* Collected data
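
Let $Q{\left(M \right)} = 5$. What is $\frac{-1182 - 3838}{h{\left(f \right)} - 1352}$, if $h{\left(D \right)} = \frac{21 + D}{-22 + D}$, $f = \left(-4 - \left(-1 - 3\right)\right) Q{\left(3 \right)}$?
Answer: $\frac{22088}{5953} \approx 3.7104$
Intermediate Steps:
$f = 0$ ($f = \left(-4 - \left(-1 - 3\right)\right) 5 = \left(-4 - -4\right) 5 = \left(-4 + 4\right) 5 = 0 \cdot 5 = 0$)
$h{\left(D \right)} = \frac{21 + D}{-22 + D}$
$\frac{-1182 - 3838}{h{\left(f \right)} - 1352} = \frac{-1182 - 3838}{\frac{21 + 0}{-22 + 0} - 1352} = - \frac{5020}{\frac{1}{-22} \cdot 21 - 1352} = - \frac{5020}{\left(- \frac{1}{22}\right) 21 - 1352} = - \frac{5020}{- \frac{21}{22} - 1352} = - \frac{5020}{- \frac{29765}{22}} = \left(-5020\right) \left(- \frac{22}{29765}\right) = \frac{22088}{5953}$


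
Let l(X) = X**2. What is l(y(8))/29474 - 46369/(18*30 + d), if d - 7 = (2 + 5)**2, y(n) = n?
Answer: -683320881/8783252 ≈ -77.798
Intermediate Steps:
d = 56 (d = 7 + (2 + 5)**2 = 7 + 7**2 = 7 + 49 = 56)
l(y(8))/29474 - 46369/(18*30 + d) = 8**2/29474 - 46369/(18*30 + 56) = 64*(1/29474) - 46369/(540 + 56) = 32/14737 - 46369/596 = -683320881/8783252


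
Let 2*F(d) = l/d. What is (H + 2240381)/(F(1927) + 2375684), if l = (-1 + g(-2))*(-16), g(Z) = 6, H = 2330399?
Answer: 2201973265/1144485757 ≈ 1.9240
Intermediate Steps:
l = -80 (l = (-1 + 6)*(-16) = 5*(-16) = -80)
F(d) = -40/d (F(d) = (-80/d)/2 = -40/d)
(H + 2240381)/(F(1927) + 2375684) = (2330399 + 2240381)/(-40/1927 + 2375684) = 4570780/(-40*1/1927 + 2375684) = 4570780/(-40/1927 + 2375684) = 4570780/(4577943028/1927) = 4570780*(1927/4577943028) = 2201973265/1144485757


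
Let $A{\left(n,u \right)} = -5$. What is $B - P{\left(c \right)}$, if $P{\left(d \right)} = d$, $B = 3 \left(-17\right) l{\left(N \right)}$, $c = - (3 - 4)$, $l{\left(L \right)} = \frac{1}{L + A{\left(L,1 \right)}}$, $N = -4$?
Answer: $\frac{14}{3} \approx 4.6667$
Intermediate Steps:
$l{\left(L \right)} = \frac{1}{-5 + L}$ ($l{\left(L \right)} = \frac{1}{L - 5} = \frac{1}{-5 + L}$)
$c = 1$ ($c = \left(-1\right) \left(-1\right) = 1$)
$B = \frac{17}{3}$ ($B = \frac{3 \left(-17\right)}{-5 - 4} = - \frac{51}{-9} = \left(-51\right) \left(- \frac{1}{9}\right) = \frac{17}{3} \approx 5.6667$)
$B - P{\left(c \right)} = \frac{17}{3} - 1 = \frac{14}{3}$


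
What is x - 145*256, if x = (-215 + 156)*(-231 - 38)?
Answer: -21249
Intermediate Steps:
x = 15871 (x = -59*(-269) = 15871)
x - 145*256 = 15871 - 145*256 = 15871 - 37120 = -21249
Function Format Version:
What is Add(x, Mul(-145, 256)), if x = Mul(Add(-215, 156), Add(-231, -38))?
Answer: -21249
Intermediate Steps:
x = 15871 (x = Mul(-59, -269) = 15871)
Add(x, Mul(-145, 256)) = Add(15871, Mul(-145, 256)) = Add(15871, -37120) = -21249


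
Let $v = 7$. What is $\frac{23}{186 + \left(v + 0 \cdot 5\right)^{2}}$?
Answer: $\frac{23}{235} \approx 0.097872$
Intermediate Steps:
$\frac{23}{186 + \left(v + 0 \cdot 5\right)^{2}} = \frac{23}{186 + \left(7 + 0 \cdot 5\right)^{2}} = \frac{23}{186 + \left(7 + 0\right)^{2}} = \frac{23}{186 + 7^{2}} = \frac{23}{186 + 49} = \frac{23}{235}$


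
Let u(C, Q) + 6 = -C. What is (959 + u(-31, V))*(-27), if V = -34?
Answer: -26568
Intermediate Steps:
u(C, Q) = -6 - C
(959 + u(-31, V))*(-27) = (959 + (-6 - 1*(-31)))*(-27) = (959 + (-6 + 31))*(-27) = (959 + 25)*(-27) = 984*(-27) = -26568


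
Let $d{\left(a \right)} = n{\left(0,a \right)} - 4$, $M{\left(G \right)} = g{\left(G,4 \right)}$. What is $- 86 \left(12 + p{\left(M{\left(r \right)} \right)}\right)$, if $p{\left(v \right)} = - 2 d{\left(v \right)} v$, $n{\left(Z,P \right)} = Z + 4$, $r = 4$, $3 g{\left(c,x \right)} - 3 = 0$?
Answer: $-1032$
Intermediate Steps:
$g{\left(c,x \right)} = 1$ ($g{\left(c,x \right)} = 1 + \frac{1}{3} \cdot 0 = 1 + 0 = 1$)
$n{\left(Z,P \right)} = 4 + Z$
$M{\left(G \right)} = 1$
$d{\left(a \right)} = 0$ ($d{\left(a \right)} = \left(4 + 0\right) - 4 = 4 - 4 = 0$)
$p{\left(v \right)} = 0$ ($p{\left(v \right)} = \left(-2\right) 0 v = 0 v = 0$)
$- 86 \left(12 + p{\left(M{\left(r \right)} \right)}\right) = - 86 \left(12 + 0\right) = \left(-86\right) 12 = -1032$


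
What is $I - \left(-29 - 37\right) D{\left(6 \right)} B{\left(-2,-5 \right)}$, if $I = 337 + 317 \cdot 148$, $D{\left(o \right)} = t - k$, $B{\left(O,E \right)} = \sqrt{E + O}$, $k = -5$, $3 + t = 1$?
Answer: $47253 + 198 i \sqrt{7} \approx 47253.0 + 523.86 i$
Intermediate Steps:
$t = -2$ ($t = -3 + 1 = -2$)
$D{\left(o \right)} = 3$ ($D{\left(o \right)} = -2 - -5 = -2 + 5 = 3$)
$I = 47253$ ($I = 337 + 46916 = 47253$)
$I - \left(-29 - 37\right) D{\left(6 \right)} B{\left(-2,-5 \right)} = 47253 - \left(-29 - 37\right) 3 \sqrt{-5 - 2} = 47253 - \left(-66\right) 3 \sqrt{-7} = 47253 - - 198 i \sqrt{7} = 47253 + 198 i \sqrt{7}$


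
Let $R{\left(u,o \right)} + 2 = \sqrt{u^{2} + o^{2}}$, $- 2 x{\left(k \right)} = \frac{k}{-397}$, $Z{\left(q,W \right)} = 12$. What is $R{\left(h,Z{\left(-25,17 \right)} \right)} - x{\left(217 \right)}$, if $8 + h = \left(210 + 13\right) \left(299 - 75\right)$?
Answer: $- \frac{1805}{794} + 12 \sqrt{17322245} \approx 49942.0$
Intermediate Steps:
$h = 49944$ ($h = -8 + \left(210 + 13\right) \left(299 - 75\right) = -8 + 223 \cdot 224 = -8 + 49952 = 49944$)
$x{\left(k \right)} = \frac{k}{794}$ ($x{\left(k \right)} = - \frac{k \frac{1}{-397}}{2} = - \frac{k \left(- \frac{1}{397}\right)}{2} = - \frac{\left(- \frac{1}{397}\right) k}{2} = \frac{k}{794}$)
$R{\left(u,o \right)} = -2 + \sqrt{o^{2} + u^{2}}$ ($R{\left(u,o \right)} = -2 + \sqrt{u^{2} + o^{2}} = -2 + \sqrt{o^{2} + u^{2}}$)
$R{\left(h,Z{\left(-25,17 \right)} \right)} - x{\left(217 \right)} = \left(-2 + \sqrt{12^{2} + 49944^{2}}\right) - \frac{1}{794} \cdot 217 = \left(-2 + \sqrt{144 + 2494403136}\right) - \frac{217}{794} = \left(-2 + \sqrt{2494403280}\right) - \frac{217}{794} = \left(-2 + 12 \sqrt{17322245}\right) - \frac{217}{794} = - \frac{1805}{794} + 12 \sqrt{17322245}$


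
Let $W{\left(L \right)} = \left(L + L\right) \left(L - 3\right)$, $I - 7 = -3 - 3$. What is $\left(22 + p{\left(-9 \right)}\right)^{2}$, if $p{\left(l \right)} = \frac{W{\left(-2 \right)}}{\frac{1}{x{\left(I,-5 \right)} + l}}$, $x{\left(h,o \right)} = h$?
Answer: $19044$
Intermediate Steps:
$I = 1$ ($I = 7 - 6 = 1$)
$W{\left(L \right)} = 2 L \left(-3 + L\right)$
$p{\left(l \right)} = 20 + 20 l$ ($p{\left(l \right)} = \frac{2 \left(-2\right) \left(-3 - 2\right)}{\frac{1}{1 + l}} = 2 \left(-2\right) \left(-5\right) \left(1 + l\right) = 20 \left(1 + l\right) = 20 + 20 l$)
$\left(22 + p{\left(-9 \right)}\right)^{2} = \left(22 + \left(20 + 20 \left(-9\right)\right)\right)^{2} = \left(22 + \left(20 - 180\right)\right)^{2} = \left(22 - 160\right)^{2} = \left(-138\right)^{2} = 19044$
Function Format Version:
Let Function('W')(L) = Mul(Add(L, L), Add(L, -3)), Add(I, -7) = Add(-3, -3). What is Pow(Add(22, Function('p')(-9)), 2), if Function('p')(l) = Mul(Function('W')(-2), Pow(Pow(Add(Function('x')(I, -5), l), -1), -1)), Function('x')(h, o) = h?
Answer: 19044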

* REQUIREMENT
Return a word-for-word copy of the lines above from the one holding "Answer: -683320881/8783252 ≈ -77.798" through the one holding "Let u(C, Q)", with both of them included and nothing besides.

* PROBLEM SOLUTION
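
Answer: -683320881/8783252 ≈ -77.798
Intermediate Steps:
d = 56 (d = 7 + (2 + 5)**2 = 7 + 7**2 = 7 + 49 = 56)
l(y(8))/29474 - 46369/(18*30 + d) = 8**2/29474 - 46369/(18*30 + 56) = 64*(1/29474) - 46369/(540 + 56) = 32/14737 - 46369/596 = -683320881/8783252


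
Let 2*F(d) = l/d. What is (H + 2240381)/(F(1927) + 2375684), if l = (-1 + g(-2))*(-16), g(Z) = 6, H = 2330399?
Answer: 2201973265/1144485757 ≈ 1.9240
Intermediate Steps:
l = -80 (l = (-1 + 6)*(-16) = 5*(-16) = -80)
F(d) = -40/d (F(d) = (-80/d)/2 = -40/d)
(H + 2240381)/(F(1927) + 2375684) = (2330399 + 2240381)/(-40/1927 + 2375684) = 4570780/(-40*1/1927 + 2375684) = 4570780/(-40/1927 + 2375684) = 4570780/(4577943028/1927) = 4570780*(1927/4577943028) = 2201973265/1144485757


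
Let $A{\left(n,u \right)} = -5$. What is $B - P{\left(c \right)}$, if $P{\left(d \right)} = d$, $B = 3 \left(-17\right) l{\left(N \right)}$, $c = - (3 - 4)$, $l{\left(L \right)} = \frac{1}{L + A{\left(L,1 \right)}}$, $N = -4$?
Answer: $\frac{14}{3} \approx 4.6667$
Intermediate Steps:
$l{\left(L \right)} = \frac{1}{-5 + L}$ ($l{\left(L \right)} = \frac{1}{L - 5} = \frac{1}{-5 + L}$)
$c = 1$ ($c = \left(-1\right) \left(-1\right) = 1$)
$B = \frac{17}{3}$ ($B = \frac{3 \left(-17\right)}{-5 - 4} = - \frac{51}{-9} = \left(-51\right) \left(- \frac{1}{9}\right) = \frac{17}{3} \approx 5.6667$)
$B - P{\left(c \right)} = \frac{17}{3} - 1 = \frac{14}{3}$


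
What is x - 145*256, if x = (-215 + 156)*(-231 - 38)?
Answer: -21249
Intermediate Steps:
x = 15871 (x = -59*(-269) = 15871)
x - 145*256 = 15871 - 145*256 = 15871 - 37120 = -21249
Function Format Version:
What is Add(x, Mul(-145, 256)), if x = Mul(Add(-215, 156), Add(-231, -38))?
Answer: -21249
Intermediate Steps:
x = 15871 (x = Mul(-59, -269) = 15871)
Add(x, Mul(-145, 256)) = Add(15871, Mul(-145, 256)) = Add(15871, -37120) = -21249


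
Let $v = 7$. What is $\frac{23}{186 + \left(v + 0 \cdot 5\right)^{2}}$?
Answer: $\frac{23}{235} \approx 0.097872$
Intermediate Steps:
$\frac{23}{186 + \left(v + 0 \cdot 5\right)^{2}} = \frac{23}{186 + \left(7 + 0 \cdot 5\right)^{2}} = \frac{23}{186 + \left(7 + 0\right)^{2}} = \frac{23}{186 + 7^{2}} = \frac{23}{186 + 49} = \frac{23}{235}$


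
Let u(C, Q) + 6 = -C. What is (959 + u(-31, V))*(-27), if V = -34?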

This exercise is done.